# Activity
Write out all the data below exactly.

# Extracted data entries
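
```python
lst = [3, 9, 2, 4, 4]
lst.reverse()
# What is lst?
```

[4, 4, 2, 9, 3]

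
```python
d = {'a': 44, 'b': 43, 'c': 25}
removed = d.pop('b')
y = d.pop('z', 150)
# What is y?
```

After line 1: d = {'a': 44, 'b': 43, 'c': 25}
After line 2 (pop 'b' returns 43): d = {'a': 44, 'c': 25}, removed = 43
After line 3 (pop 'z' missing, returns default 150): d = {'a': 44, 'c': 25}, y = 150

150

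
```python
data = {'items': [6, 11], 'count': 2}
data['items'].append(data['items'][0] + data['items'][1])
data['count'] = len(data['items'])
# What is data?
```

After line 1: data = {'items': [6, 11], 'count': 2}
After line 2 (append 6 + 11 = 17): data = {'items': [6, 11, 17], 'count': 2}
After line 3 (count = len(items) = 3): data = {'items': [6, 11, 17], 'count': 3}

{'items': [6, 11, 17], 'count': 3}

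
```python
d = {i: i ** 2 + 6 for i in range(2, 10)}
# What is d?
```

{2: 10, 3: 15, 4: 22, 5: 31, 6: 42, 7: 55, 8: 70, 9: 87}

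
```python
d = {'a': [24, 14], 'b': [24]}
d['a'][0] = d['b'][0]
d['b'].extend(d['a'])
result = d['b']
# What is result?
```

After line 1: d = {'a': [24, 14], 'b': [24]}
After line 2 (a[0] = b[0] = 24): d = {'a': [24, 14], 'b': [24]}
After line 3 (b.extend(a) appends [24, 14]): d = {'a': [24, 14], 'b': [24, 24, 14]}
After line 4: result = d['b'] = [24, 24, 14]

[24, 24, 14]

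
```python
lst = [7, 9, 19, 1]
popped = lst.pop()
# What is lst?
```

[7, 9, 19]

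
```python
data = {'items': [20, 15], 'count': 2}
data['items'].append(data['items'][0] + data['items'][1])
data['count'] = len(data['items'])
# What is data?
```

After line 1: data = {'items': [20, 15], 'count': 2}
After line 2 (append 20 + 15 = 35): data = {'items': [20, 15, 35], 'count': 2}
After line 3 (count = len(items) = 3): data = {'items': [20, 15, 35], 'count': 3}

{'items': [20, 15, 35], 'count': 3}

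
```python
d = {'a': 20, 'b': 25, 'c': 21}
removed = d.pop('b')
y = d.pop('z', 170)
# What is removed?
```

After line 1: d = {'a': 20, 'b': 25, 'c': 21}
After line 2 (pop 'b' returns 25): d = {'a': 20, 'c': 21}, removed = 25
After line 3 (pop 'z' missing, returns default 170): d = {'a': 20, 'c': 21}, y = 170

25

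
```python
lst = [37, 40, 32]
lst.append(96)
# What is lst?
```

[37, 40, 32, 96]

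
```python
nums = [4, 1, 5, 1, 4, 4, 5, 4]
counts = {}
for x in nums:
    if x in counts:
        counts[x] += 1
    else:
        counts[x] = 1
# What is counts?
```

Initial: counts = {}, nums = [4, 1, 5, 1, 4, 4, 5, 4]
See 4: counts = {4: 1}
See 1: counts = {4: 1, 1: 1}
See 5: counts = {4: 1, 1: 1, 5: 1}
See 1: counts = {4: 1, 1: 2, 5: 1}
See 4: counts = {4: 2, 1: 2, 5: 1}
See 4: counts = {4: 3, 1: 2, 5: 1}
See 5: counts = {4: 3, 1: 2, 5: 2}
See 4: counts = {4: 4, 1: 2, 5: 2}

{4: 4, 1: 2, 5: 2}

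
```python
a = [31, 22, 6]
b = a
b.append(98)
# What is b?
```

After line 1: a = [31, 22, 6]
After line 2 (b = a is an alias, same object): a = [31, 22, 6], b = [31, 22, 6]
After line 3 (b.append mutates the shared list): a = [31, 22, 6, 98], b = [31, 22, 6, 98]

[31, 22, 6, 98]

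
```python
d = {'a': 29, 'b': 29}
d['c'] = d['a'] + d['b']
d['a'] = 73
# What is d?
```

After line 1: d = {'a': 29, 'b': 29}
After line 2 (d['c'] = 29 + 29): d = {'a': 29, 'b': 29, 'c': 58}
After line 3: d = {'a': 73, 'b': 29, 'c': 58}

{'a': 73, 'b': 29, 'c': 58}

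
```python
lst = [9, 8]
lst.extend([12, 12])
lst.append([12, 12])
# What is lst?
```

After line 1: lst = [9, 8]
After line 2 (extend unpacks [12, 12]): lst = [9, 8, 12, 12]
After line 3 (append adds [12, 12] as single element): lst = [9, 8, 12, 12, [12, 12]]

[9, 8, 12, 12, [12, 12]]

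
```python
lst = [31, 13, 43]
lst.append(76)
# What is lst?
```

[31, 13, 43, 76]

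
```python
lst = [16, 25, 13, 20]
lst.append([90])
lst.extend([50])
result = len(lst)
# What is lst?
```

After line 1: lst = [16, 25, 13, 20]
After line 2 (append adds [90] as single element): lst = [16, 25, 13, 20, [90]]
After line 3 (extend unpacks [50], adds 50): lst = [16, 25, 13, 20, [90], 50]
After line 4: result = len(lst) = 6

[16, 25, 13, 20, [90], 50]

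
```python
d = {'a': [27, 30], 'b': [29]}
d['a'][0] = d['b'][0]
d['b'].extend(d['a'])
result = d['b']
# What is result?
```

After line 1: d = {'a': [27, 30], 'b': [29]}
After line 2 (a[0] = b[0] = 29): d = {'a': [29, 30], 'b': [29]}
After line 3 (b.extend(a) appends [29, 30]): d = {'a': [29, 30], 'b': [29, 29, 30]}
After line 4: result = d['b'] = [29, 29, 30]

[29, 29, 30]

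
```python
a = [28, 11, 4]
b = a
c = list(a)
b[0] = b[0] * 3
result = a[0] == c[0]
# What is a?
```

After line 1: a = [28, 11, 4]
After line 2 (b = a, alias): a = [28, 11, 4], b = [28, 11, 4]
After line 3 (c = list(a) is a copy, new object): c = [28, 11, 4]
After line 4 (b[0] = 28 * 3 = 84; mutates shared a/b): a = b = [84, 11, 4], c = [28, 11, 4]
After line 5 (a[0] = 84, c[0] = 28; result = False)

[84, 11, 4]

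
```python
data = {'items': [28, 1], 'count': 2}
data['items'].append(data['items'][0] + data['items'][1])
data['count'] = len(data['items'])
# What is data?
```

After line 1: data = {'items': [28, 1], 'count': 2}
After line 2 (append 28 + 1 = 29): data = {'items': [28, 1, 29], 'count': 2}
After line 3 (count = len(items) = 3): data = {'items': [28, 1, 29], 'count': 3}

{'items': [28, 1, 29], 'count': 3}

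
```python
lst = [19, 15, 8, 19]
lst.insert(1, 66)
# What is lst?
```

[19, 66, 15, 8, 19]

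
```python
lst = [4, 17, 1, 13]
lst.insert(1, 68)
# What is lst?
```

[4, 68, 17, 1, 13]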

# Written solution
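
```python
lst = [3, 9, 2, 4, 4]
lst.reverse()
# What is lst?
```

[4, 4, 2, 9, 3]

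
```python
d = {'a': 44, 'b': 43, 'c': 25}
removed = d.pop('b')
y = d.pop('z', 150)
# What is y?
```

After line 1: d = {'a': 44, 'b': 43, 'c': 25}
After line 2 (pop 'b' returns 43): d = {'a': 44, 'c': 25}, removed = 43
After line 3 (pop 'z' missing, returns default 150): d = {'a': 44, 'c': 25}, y = 150

150

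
```python
data = {'items': [6, 11], 'count': 2}
data['items'].append(data['items'][0] + data['items'][1])
data['count'] = len(data['items'])
# What is data?
```

After line 1: data = {'items': [6, 11], 'count': 2}
After line 2 (append 6 + 11 = 17): data = {'items': [6, 11, 17], 'count': 2}
After line 3 (count = len(items) = 3): data = {'items': [6, 11, 17], 'count': 3}

{'items': [6, 11, 17], 'count': 3}

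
```python
d = {i: i ** 2 + 6 for i in range(2, 10)}
# What is d?
```

{2: 10, 3: 15, 4: 22, 5: 31, 6: 42, 7: 55, 8: 70, 9: 87}

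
```python
d = {'a': [24, 14], 'b': [24]}
d['a'][0] = d['b'][0]
d['b'].extend(d['a'])
result = d['b']
# What is result?
```

After line 1: d = {'a': [24, 14], 'b': [24]}
After line 2 (a[0] = b[0] = 24): d = {'a': [24, 14], 'b': [24]}
After line 3 (b.extend(a) appends [24, 14]): d = {'a': [24, 14], 'b': [24, 24, 14]}
After line 4: result = d['b'] = [24, 24, 14]

[24, 24, 14]

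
```python
lst = [7, 9, 19, 1]
popped = lst.pop()
# What is lst?
```

[7, 9, 19]

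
```python
data = {'items': [20, 15], 'count': 2}
data['items'].append(data['items'][0] + data['items'][1])
data['count'] = len(data['items'])
# What is data?
```

After line 1: data = {'items': [20, 15], 'count': 2}
After line 2 (append 20 + 15 = 35): data = {'items': [20, 15, 35], 'count': 2}
After line 3 (count = len(items) = 3): data = {'items': [20, 15, 35], 'count': 3}

{'items': [20, 15, 35], 'count': 3}

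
```python
d = {'a': 20, 'b': 25, 'c': 21}
removed = d.pop('b')
y = d.pop('z', 170)
# What is removed?
```

After line 1: d = {'a': 20, 'b': 25, 'c': 21}
After line 2 (pop 'b' returns 25): d = {'a': 20, 'c': 21}, removed = 25
After line 3 (pop 'z' missing, returns default 170): d = {'a': 20, 'c': 21}, y = 170

25

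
```python
lst = [37, 40, 32]
lst.append(96)
# What is lst?
```

[37, 40, 32, 96]

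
```python
nums = [4, 1, 5, 1, 4, 4, 5, 4]
counts = {}
for x in nums:
    if x in counts:
        counts[x] += 1
    else:
        counts[x] = 1
# What is counts?
```

Initial: counts = {}, nums = [4, 1, 5, 1, 4, 4, 5, 4]
See 4: counts = {4: 1}
See 1: counts = {4: 1, 1: 1}
See 5: counts = {4: 1, 1: 1, 5: 1}
See 1: counts = {4: 1, 1: 2, 5: 1}
See 4: counts = {4: 2, 1: 2, 5: 1}
See 4: counts = {4: 3, 1: 2, 5: 1}
See 5: counts = {4: 3, 1: 2, 5: 2}
See 4: counts = {4: 4, 1: 2, 5: 2}

{4: 4, 1: 2, 5: 2}

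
```python
a = [31, 22, 6]
b = a
b.append(98)
# What is b?
```

After line 1: a = [31, 22, 6]
After line 2 (b = a is an alias, same object): a = [31, 22, 6], b = [31, 22, 6]
After line 3 (b.append mutates the shared list): a = [31, 22, 6, 98], b = [31, 22, 6, 98]

[31, 22, 6, 98]

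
```python
d = {'a': 29, 'b': 29}
d['c'] = d['a'] + d['b']
d['a'] = 73
# What is d?
```

After line 1: d = {'a': 29, 'b': 29}
After line 2 (d['c'] = 29 + 29): d = {'a': 29, 'b': 29, 'c': 58}
After line 3: d = {'a': 73, 'b': 29, 'c': 58}

{'a': 73, 'b': 29, 'c': 58}

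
```python
lst = [9, 8]
lst.extend([12, 12])
lst.append([12, 12])
# What is lst?
```

After line 1: lst = [9, 8]
After line 2 (extend unpacks [12, 12]): lst = [9, 8, 12, 12]
After line 3 (append adds [12, 12] as single element): lst = [9, 8, 12, 12, [12, 12]]

[9, 8, 12, 12, [12, 12]]

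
```python
lst = [31, 13, 43]
lst.append(76)
# What is lst?
```

[31, 13, 43, 76]

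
```python
lst = [16, 25, 13, 20]
lst.append([90])
lst.extend([50])
result = len(lst)
# What is lst?
```

After line 1: lst = [16, 25, 13, 20]
After line 2 (append adds [90] as single element): lst = [16, 25, 13, 20, [90]]
After line 3 (extend unpacks [50], adds 50): lst = [16, 25, 13, 20, [90], 50]
After line 4: result = len(lst) = 6

[16, 25, 13, 20, [90], 50]

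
```python
d = {'a': [27, 30], 'b': [29]}
d['a'][0] = d['b'][0]
d['b'].extend(d['a'])
result = d['b']
# What is result?
```

After line 1: d = {'a': [27, 30], 'b': [29]}
After line 2 (a[0] = b[0] = 29): d = {'a': [29, 30], 'b': [29]}
After line 3 (b.extend(a) appends [29, 30]): d = {'a': [29, 30], 'b': [29, 29, 30]}
After line 4: result = d['b'] = [29, 29, 30]

[29, 29, 30]

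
```python
a = [28, 11, 4]
b = a
c = list(a)
b[0] = b[0] * 3
result = a[0] == c[0]
# What is a?
```

After line 1: a = [28, 11, 4]
After line 2 (b = a, alias): a = [28, 11, 4], b = [28, 11, 4]
After line 3 (c = list(a) is a copy, new object): c = [28, 11, 4]
After line 4 (b[0] = 28 * 3 = 84; mutates shared a/b): a = b = [84, 11, 4], c = [28, 11, 4]
After line 5 (a[0] = 84, c[0] = 28; result = False)

[84, 11, 4]

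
```python
data = {'items': [28, 1], 'count': 2}
data['items'].append(data['items'][0] + data['items'][1])
data['count'] = len(data['items'])
# What is data?
```

After line 1: data = {'items': [28, 1], 'count': 2}
After line 2 (append 28 + 1 = 29): data = {'items': [28, 1, 29], 'count': 2}
After line 3 (count = len(items) = 3): data = {'items': [28, 1, 29], 'count': 3}

{'items': [28, 1, 29], 'count': 3}

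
```python
lst = [19, 15, 8, 19]
lst.insert(1, 66)
# What is lst?
```

[19, 66, 15, 8, 19]

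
```python
lst = [4, 17, 1, 13]
lst.insert(1, 68)
# What is lst?
```

[4, 68, 17, 1, 13]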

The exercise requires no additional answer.